Please copy out every line in the records below that includes the word "frac".

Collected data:
──────
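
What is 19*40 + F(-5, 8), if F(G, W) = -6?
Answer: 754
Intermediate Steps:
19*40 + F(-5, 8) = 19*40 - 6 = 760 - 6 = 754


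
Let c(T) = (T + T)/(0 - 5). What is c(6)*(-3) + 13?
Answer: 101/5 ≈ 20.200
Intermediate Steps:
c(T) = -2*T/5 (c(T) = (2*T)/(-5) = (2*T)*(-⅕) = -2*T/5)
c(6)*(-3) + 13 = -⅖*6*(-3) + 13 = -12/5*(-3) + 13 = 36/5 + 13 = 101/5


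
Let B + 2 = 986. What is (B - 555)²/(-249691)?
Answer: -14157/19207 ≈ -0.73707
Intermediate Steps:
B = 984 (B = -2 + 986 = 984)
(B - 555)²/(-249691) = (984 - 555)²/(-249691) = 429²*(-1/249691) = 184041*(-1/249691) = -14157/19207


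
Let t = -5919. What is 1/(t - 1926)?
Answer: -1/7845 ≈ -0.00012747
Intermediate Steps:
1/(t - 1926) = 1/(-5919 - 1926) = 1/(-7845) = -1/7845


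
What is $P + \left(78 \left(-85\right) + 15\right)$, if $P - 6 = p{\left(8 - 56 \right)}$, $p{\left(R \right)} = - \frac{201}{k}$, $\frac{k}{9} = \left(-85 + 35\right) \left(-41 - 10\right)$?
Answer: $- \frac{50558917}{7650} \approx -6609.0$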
──────
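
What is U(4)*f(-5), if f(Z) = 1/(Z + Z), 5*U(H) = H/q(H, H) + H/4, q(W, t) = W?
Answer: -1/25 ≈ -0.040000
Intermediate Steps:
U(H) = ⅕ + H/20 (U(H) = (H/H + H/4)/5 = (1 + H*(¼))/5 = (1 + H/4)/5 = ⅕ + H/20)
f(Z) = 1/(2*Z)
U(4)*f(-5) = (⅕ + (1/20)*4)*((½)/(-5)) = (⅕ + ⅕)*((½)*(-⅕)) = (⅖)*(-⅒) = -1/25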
──────
# [Written solution]
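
What is $P + \left(78 \left(-85\right) + 15\right)$, if $P - 6 = p{\left(8 - 56 \right)}$, $p{\left(R \right)} = - \frac{201}{k}$, $\frac{k}{9} = \left(-85 + 35\right) \left(-41 - 10\right)$?
Answer: $- \frac{50558917}{7650} \approx -6609.0$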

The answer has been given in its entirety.